What you have to do:
Given the records below, transcribe each of them exactly.

Task inputs:
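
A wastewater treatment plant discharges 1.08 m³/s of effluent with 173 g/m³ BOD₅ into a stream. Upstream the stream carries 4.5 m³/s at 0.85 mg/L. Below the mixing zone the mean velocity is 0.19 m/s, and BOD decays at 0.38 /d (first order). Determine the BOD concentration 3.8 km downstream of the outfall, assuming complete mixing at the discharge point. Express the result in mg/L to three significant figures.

After complete mixing, C₀ = (1.08·173 + 4.5·0.85) / 5.58 = 34.17 mg/L.
Travel time t = 3800 m / 0.19 m/s = 2e+04 s = 0.2315 d.
C = 34.17·exp(−0.38·0.2315) = 34.17·0.9158 = 31.29 mg/L.

31.3 mg/L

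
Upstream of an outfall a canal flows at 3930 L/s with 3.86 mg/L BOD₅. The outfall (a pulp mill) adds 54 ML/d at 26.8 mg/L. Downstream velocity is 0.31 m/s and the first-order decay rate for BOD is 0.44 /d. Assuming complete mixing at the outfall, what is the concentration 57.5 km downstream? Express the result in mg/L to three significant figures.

2.72 mg/L

54 ML/d = 0.625 m³/s.
3930 L/s = 3.93 m³/s.
After complete mixing, C₀ = (0.625·26.8 + 3.93·3.86) / 4.555 = 7.008 mg/L.
Travel time t = 5.75e+04 m / 0.31 m/s = 1.855e+05 s = 2.147 d.
C = 7.008·exp(−0.44·2.147) = 7.008·0.3888 = 2.725 mg/L.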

Completed task:
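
A wastewater treatment plant discharges 1.08 m³/s of effluent with 173 g/m³ BOD₅ into a stream. Upstream the stream carries 4.5 m³/s at 0.85 mg/L. Below the mixing zone the mean velocity is 0.19 m/s, and BOD decays at 0.38 /d (first order). Determine the BOD concentration 3.8 km downstream of the outfall, assuming complete mixing at the discharge point. Express the result in mg/L to three significant figures.

After complete mixing, C₀ = (1.08·173 + 4.5·0.85) / 5.58 = 34.17 mg/L.
Travel time t = 3800 m / 0.19 m/s = 2e+04 s = 0.2315 d.
C = 34.17·exp(−0.38·0.2315) = 34.17·0.9158 = 31.29 mg/L.

31.3 mg/L

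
Upstream of an outfall a canal flows at 3930 L/s with 3.86 mg/L BOD₅. The outfall (a pulp mill) adds 54 ML/d at 26.8 mg/L. Downstream velocity is 0.31 m/s and the first-order decay rate for BOD is 0.44 /d. Assuming complete mixing at the outfall, what is the concentration 57.5 km downstream? Express the result in mg/L to three significant figures.

2.72 mg/L

54 ML/d = 0.625 m³/s.
3930 L/s = 3.93 m³/s.
After complete mixing, C₀ = (0.625·26.8 + 3.93·3.86) / 4.555 = 7.008 mg/L.
Travel time t = 5.75e+04 m / 0.31 m/s = 1.855e+05 s = 2.147 d.
C = 7.008·exp(−0.44·2.147) = 7.008·0.3888 = 2.725 mg/L.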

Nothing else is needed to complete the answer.